- _WHAT TO WORK ON_: Repeat each line, word for word, from the one containing "For the unity-feedback configuration with G(s) = 50" through the last line of the entries, and include no other output.

------------

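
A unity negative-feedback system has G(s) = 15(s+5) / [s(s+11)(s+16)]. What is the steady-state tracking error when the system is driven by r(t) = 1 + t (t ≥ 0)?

176/75

One free integrator in G(s): this is a type 1 system. By superposition:
  • 1: tracked with zero error.
  • t: e_ss = 1/K_v with K_v=75/176 → 176/75.
Total e_ss = 176/75.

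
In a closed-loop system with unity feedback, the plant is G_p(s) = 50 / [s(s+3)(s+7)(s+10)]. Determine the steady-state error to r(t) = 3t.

The open loop has one pole at the origin → type 1 system.
K_v = lim_{s→0} s·G_p(s) = 50 / (3·7·10) = 5/21.
e_ss = 3/K_v = 3/(5/21) = 12.6.

12.6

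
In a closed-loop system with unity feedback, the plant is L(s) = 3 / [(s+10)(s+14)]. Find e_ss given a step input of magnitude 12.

1680/143

L(s) has no factors of s in the denominator, so the system is type 0.
K_p = lim_{s→0} L(s) = 3 / (10·14) = 3/140.
e_ss = 12/(1 + K_p) = 12/(143/140) = 1680/143.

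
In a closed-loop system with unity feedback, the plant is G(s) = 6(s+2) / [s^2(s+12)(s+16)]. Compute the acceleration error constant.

0.0625

System type = 2 (two poles at s=0).
K_a = lim_{s→0} s^2·G(s) = 6·2 / (12·16) = 0.0625.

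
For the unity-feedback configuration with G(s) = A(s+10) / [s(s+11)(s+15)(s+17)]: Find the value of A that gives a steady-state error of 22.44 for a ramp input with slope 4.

G(s) has one factor of s in the denominator, so the system is type 1.
K_v = lim_{s→0} s·G(s) = A·10 / (11·15·17) = (2/561)·A.
e_ss = 4/K_v = 22.44 ⇒ K_v = 100/561 ⇒ A = (100/561)/(2/561) = 50.

50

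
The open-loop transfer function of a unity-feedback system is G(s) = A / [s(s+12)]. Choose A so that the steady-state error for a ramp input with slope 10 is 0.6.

200

G(s) has one factor of s in the denominator, so the system is type 1.
K_v = lim_{s→0} s·G(s) = A / (12) = (1/12)·A.
e_ss = 10/K_v = 0.6 ⇒ K_v = 50/3 ⇒ A = (50/3)/(1/12) = 200.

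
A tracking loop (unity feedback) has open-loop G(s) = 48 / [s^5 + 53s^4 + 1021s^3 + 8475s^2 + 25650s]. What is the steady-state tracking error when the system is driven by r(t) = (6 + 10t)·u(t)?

The denominator has no term below 25650s — 1 pole at s=0, type 1. Taking each input component in turn:
  • 6: tracked with zero error.
  • 10t: e_ss = 10/K_v with K_v=8/4275 → 5343.75.
Total e_ss = 5343.75.

5343.75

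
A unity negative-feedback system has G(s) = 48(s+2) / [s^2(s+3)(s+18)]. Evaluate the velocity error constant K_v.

K_v = lim_{s→0} s·G(s); with 2 poles at the origin the limit diverges, so K_v = ∞.

infinity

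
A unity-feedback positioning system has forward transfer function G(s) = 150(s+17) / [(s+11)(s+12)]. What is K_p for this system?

The open loop has no poles at the origin → type 0 system.
K_p = lim_{s→0} G(s) = 150·17 / (11·12) = 425/22.

425/22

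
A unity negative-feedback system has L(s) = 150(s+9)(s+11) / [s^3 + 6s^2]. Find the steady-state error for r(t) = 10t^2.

4/495

Lowest-order denominator term is 6s^2, so the open loop has 2 poles at the origin → type 2 system.
K_a = lim_{s→0} s^2·L(s) = 150·9·11 / 6 = 2475.
r(t) = 10t^2 gives R(s) = 20/s^3.
e_ss = 20/K_a = 20/2475 = 4/495.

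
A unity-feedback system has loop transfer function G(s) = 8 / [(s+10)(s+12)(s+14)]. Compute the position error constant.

The open loop has no poles at the origin → type 0 system.
K_p = lim_{s→0} G(s) = 8 / (10·12·14) = 1/210.

1/210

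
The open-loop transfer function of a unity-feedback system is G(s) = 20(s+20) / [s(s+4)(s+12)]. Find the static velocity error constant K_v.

One free integrator in G(s): this is a type 1 system.
K_v = lim_{s→0} s·G(s) = 20·20 / (4·12) = 25/3.

25/3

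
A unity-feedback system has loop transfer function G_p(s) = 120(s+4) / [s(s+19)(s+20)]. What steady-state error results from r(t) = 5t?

95/24

G_p(s) has one factor of s in the denominator, so the system is type 1.
K_v = lim_{s→0} s·G_p(s) = 120·4 / (19·20) = 24/19.
e_ss = 5/K_v = 5/(24/19) = 95/24.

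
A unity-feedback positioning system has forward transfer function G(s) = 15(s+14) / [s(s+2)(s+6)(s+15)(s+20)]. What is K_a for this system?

0

The open loop has one pole at the origin → type 1 system.
K_a = lim_{s→0} s^2·G(s) = 0 (the extra factor of s kills the finite limit).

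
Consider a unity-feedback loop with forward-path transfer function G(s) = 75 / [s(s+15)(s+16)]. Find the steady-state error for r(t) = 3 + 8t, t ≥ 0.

25.6

System type = 1 (one pole at s=0). Treating each term separately:
  • 3: tracked with zero error.
  • 8t: e_ss = 8/K_v with K_v=0.3125 → 25.6.
Total e_ss = 25.6.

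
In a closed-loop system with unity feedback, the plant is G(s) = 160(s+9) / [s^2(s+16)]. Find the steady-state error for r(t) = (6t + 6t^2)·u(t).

2/15

G(s) has two factors of s in the denominator, so the system is type 2. By superposition:
  • 6t: tracked with zero error.
  • 6t^2: e_ss = 12/K_a with K_a=90 → 2/15.
Total e_ss = 2/15.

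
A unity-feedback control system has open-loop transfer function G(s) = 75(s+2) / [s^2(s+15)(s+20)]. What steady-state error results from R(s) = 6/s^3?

The open loop has two poles at the origin → type 2 system.
K_a = lim_{s→0} s^2·G(s) = 75·2 / (15·20) = 0.5.
r(t) = 3t^2 gives R(s) = 6/s^3.
e_ss = 6/K_a = 6/0.5 = 12.

12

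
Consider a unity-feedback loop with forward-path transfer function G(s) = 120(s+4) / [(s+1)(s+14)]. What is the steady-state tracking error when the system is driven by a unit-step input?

The open loop has no poles at the origin → type 0 system.
K_p = lim_{s→0} G(s) = 120·4 / (1·14) = 240/7.
e_ss = 1/(1 + K_p) = 1/(247/7) = 7/247.

7/247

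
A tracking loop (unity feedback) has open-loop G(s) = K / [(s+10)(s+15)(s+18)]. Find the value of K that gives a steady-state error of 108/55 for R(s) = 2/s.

G(s) has no factors of s in the denominator, so the system is type 0.
K_p = lim_{s→0} G(s) = K / (10·15·18) = (1/2700)·K.
e_ss = 2/(1 + K_p) = 108/55 ⇒ 1 + (1/2700)·K = 55/54 ⇒ K = 50.

50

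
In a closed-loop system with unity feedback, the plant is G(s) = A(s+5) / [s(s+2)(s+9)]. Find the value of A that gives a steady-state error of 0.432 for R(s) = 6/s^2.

50

System type = 1 (one pole at s=0).
K_v = lim_{s→0} s·G(s) = A·5 / (2·9) = (5/18)·A.
e_ss = 6/K_v = 0.432 ⇒ K_v = 125/9 ⇒ A = (125/9)/(5/18) = 50.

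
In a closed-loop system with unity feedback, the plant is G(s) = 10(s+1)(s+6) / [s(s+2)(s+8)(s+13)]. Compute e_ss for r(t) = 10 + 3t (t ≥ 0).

System type = 1 (one pole at s=0). Treating each term separately:
  • 10: tracked with zero error.
  • 3t: e_ss = 3/K_v with K_v=15/52 → 10.4.
Total e_ss = 10.4.

10.4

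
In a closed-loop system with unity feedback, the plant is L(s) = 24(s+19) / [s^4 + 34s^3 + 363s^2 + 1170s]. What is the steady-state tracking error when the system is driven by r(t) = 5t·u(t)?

Factoring s from the denominator leaves a polynomial with constant term 1170, so the system is type 1.
K_v = lim_{s→0} s·L(s) = 24·19 / 1170 = 76/195.
e_ss = 5/K_v = 5/(76/195) = 975/76.

975/76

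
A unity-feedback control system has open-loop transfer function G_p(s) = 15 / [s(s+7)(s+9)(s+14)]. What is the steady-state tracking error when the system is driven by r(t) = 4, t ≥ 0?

One free integrator in G_p(s): this is a type 1 system.
K_p = ∞ for a type-1 system; e_ss to a step is zero.

0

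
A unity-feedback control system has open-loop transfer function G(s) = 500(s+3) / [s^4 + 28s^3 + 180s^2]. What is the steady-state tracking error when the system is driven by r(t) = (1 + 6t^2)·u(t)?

1.44

Factoring s^2 from the denominator leaves a polynomial with constant term 180, so the system is type 2. Taking each input component in turn:
  • 1: tracked with zero error.
  • 6t^2: e_ss = 12/K_a with K_a=25/3 → 1.44.
Total e_ss = 1.44.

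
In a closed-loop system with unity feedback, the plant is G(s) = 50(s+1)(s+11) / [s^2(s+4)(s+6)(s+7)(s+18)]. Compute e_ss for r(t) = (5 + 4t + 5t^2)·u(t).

3024/55

Two free integrators in G(s): this is a type 2 system. Taking each input component in turn:
  • 5: tracked with zero error.
  • 4t: tracked with zero error.
  • 5t^2: e_ss = 10/K_a with K_a=275/1512 → 3024/55.
Total e_ss = 3024/55.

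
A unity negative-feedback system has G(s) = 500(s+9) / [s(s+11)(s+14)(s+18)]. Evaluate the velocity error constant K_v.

125/77

One free integrator in G(s): this is a type 1 system.
K_v = lim_{s→0} s·G(s) = 500·9 / (11·14·18) = 125/77.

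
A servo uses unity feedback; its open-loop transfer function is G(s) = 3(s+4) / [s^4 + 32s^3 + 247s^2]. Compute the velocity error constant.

infinity

K_v = lim_{s→0} s·G(s); with 2 poles at the origin the limit diverges, so K_v = ∞.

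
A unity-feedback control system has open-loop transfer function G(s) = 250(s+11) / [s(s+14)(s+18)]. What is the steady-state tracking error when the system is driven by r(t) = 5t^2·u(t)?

infinity

G(s) has one factor of s in the denominator, so the system is type 1.
K_a = lim_{s→0} s^2·G(s) = 0; the steady-state error to this parabolic input grows without bound.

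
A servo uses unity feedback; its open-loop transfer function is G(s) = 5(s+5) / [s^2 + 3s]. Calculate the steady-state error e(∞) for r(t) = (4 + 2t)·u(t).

Lowest-order denominator term is 3s, so the open loop has 1 pole at the origin → type 1 system. Taking each input component in turn:
  • 4: tracked with zero error.
  • 2t: e_ss = 2/K_v with K_v=25/3 → 0.24.
Total e_ss = 0.24.

0.24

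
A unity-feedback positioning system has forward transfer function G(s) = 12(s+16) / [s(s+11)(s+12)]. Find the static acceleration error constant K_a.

0

The open loop has one pole at the origin → type 1 system.
K_a = lim_{s→0} s^2·G(s) = 0 (the extra factor of s kills the finite limit).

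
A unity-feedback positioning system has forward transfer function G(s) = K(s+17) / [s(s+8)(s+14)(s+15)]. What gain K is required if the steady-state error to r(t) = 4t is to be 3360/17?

2

One free integrator in G(s): this is a type 1 system.
K_v = lim_{s→0} s·G(s) = K·17 / (8·14·15) = (17/1680)·K.
e_ss = 4/K_v = 3360/17 ⇒ K_v = 17/840 ⇒ K = (17/840)/(17/1680) = 2.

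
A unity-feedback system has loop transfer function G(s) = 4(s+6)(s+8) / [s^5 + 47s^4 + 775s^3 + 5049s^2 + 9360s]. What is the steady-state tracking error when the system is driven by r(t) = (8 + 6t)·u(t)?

292.5

The denominator has no term below 9360s — 1 pole at s=0, type 1. Taking each input component in turn:
  • 8: tracked with zero error.
  • 6t: e_ss = 6/K_v with K_v=4/195 → 292.5.
Total e_ss = 292.5.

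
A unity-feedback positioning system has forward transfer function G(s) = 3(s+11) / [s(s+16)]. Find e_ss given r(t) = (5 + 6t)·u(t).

The open loop has one pole at the origin → type 1 system. By superposition:
  • 5: tracked with zero error.
  • 6t: e_ss = 6/K_v with K_v=2.0625 → 32/11.
Total e_ss = 32/11.

32/11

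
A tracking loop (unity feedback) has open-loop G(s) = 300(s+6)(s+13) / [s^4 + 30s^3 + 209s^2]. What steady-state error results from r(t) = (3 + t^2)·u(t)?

209/11700

Factoring s^2 from the denominator leaves a polynomial with constant term 209, so the system is type 2. Taking each input component in turn:
  • 3: tracked with zero error.
  • t^2: e_ss = 2/K_a with K_a=23400/209 → 209/11700.
Total e_ss = 209/11700.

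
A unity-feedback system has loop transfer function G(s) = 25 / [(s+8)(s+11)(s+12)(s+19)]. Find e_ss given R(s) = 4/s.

G(s) has no factors of s in the denominator, so the system is type 0.
K_p = lim_{s→0} G(s) = 25 / (8·11·12·19) = 25/20064.
e_ss = 4/(1 + K_p) = 4/(20089/20064) = 80256/20089.

80256/20089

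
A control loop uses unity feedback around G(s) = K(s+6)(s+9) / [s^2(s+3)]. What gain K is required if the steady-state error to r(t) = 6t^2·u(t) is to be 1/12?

8

The open loop has two poles at the origin → type 2 system.
K_a = lim_{s→0} s^2·G(s) = K·6·9 / (3) = 18·K.
e_ss = 12/K_a = 1/12 ⇒ K_a = 144 ⇒ K = 144/18 = 8.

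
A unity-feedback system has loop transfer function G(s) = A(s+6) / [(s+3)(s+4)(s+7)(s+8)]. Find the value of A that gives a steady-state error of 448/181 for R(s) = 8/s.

No free integrators in G(s): this is a type 0 system.
K_p = lim_{s→0} G(s) = A·6 / (3·4·7·8) = (1/112)·A.
e_ss = 8/(1 + K_p) = 448/181 ⇒ 1 + (1/112)·A = 181/56 ⇒ A = 250.

250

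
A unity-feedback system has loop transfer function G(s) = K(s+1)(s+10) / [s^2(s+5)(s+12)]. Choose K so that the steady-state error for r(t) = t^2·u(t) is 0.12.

Two free integrators in G(s): this is a type 2 system.
K_a = lim_{s→0} s^2·G(s) = K·1·10 / (5·12) = (1/6)·K.
e_ss = 2/K_a = 0.12 ⇒ K_a = 50/3 ⇒ K = (50/3)/(1/6) = 100.

100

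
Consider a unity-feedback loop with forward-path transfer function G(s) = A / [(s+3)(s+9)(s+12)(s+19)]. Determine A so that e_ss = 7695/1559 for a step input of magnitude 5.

System type = 0 (no poles at s=0).
K_p = lim_{s→0} G(s) = A / (3·9·12·19) = (1/6156)·A.
e_ss = 5/(1 + K_p) = 7695/1559 ⇒ 1 + (1/6156)·A = 1559/1539 ⇒ A = 80.

80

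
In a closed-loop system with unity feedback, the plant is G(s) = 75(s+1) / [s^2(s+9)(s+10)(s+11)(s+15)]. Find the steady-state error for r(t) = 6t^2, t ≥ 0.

System type = 2 (two poles at s=0).
K_a = lim_{s→0} s^2·G(s) = 75·1 / (9·10·11·15) = 1/198.
r(t) = 6t^2 gives R(s) = 12/s^3.
e_ss = 12/K_a = 12/(1/198) = 2376.

2376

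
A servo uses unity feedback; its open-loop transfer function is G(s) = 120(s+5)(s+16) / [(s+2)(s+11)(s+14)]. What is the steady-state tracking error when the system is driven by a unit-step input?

77/2477

The open loop has no poles at the origin → type 0 system.
K_p = lim_{s→0} G(s) = 120·5·16 / (2·11·14) = 2400/77.
e_ss = 1/(1 + K_p) = 1/(2477/77) = 77/2477.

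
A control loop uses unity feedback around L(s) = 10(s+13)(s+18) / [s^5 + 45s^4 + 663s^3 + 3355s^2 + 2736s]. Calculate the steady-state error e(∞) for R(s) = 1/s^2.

Factoring s from the denominator leaves a polynomial with constant term 2736, so the system is type 1.
K_v = lim_{s→0} s·L(s) = 10·13·18 / 2736 = 65/76.
e_ss = 1/K_v = 1/(65/76) = 76/65.

76/65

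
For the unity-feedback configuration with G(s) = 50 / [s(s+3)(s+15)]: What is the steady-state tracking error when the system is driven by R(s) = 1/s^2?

0.9

System type = 1 (one pole at s=0).
K_v = lim_{s→0} s·G(s) = 50 / (3·15) = 10/9.
e_ss = 1/K_v = 1/(10/9) = 0.9.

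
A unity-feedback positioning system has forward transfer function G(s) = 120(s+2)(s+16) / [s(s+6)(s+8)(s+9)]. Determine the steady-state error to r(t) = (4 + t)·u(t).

System type = 1 (one pole at s=0). Taking each input component in turn:
  • 4: tracked with zero error.
  • t: e_ss = 1/K_v with K_v=80/9 → 0.1125.
Total e_ss = 0.1125.

0.1125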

------------

- _ANSWER SECTION_:
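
For the unity-feedback configuration with G(s) = 50 / [s(s+3)(s+15)]: What is the steady-state tracking error when the system is driven by R(s) = 1/s^2?

0.9

System type = 1 (one pole at s=0).
K_v = lim_{s→0} s·G(s) = 50 / (3·15) = 10/9.
e_ss = 1/K_v = 1/(10/9) = 0.9.

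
A unity-feedback positioning system has forward transfer function G(s) = 120(s+2)(s+16) / [s(s+6)(s+8)(s+9)]. Determine the steady-state error to r(t) = (4 + t)·u(t).

System type = 1 (one pole at s=0). Taking each input component in turn:
  • 4: tracked with zero error.
  • t: e_ss = 1/K_v with K_v=80/9 → 0.1125.
Total e_ss = 0.1125.

0.1125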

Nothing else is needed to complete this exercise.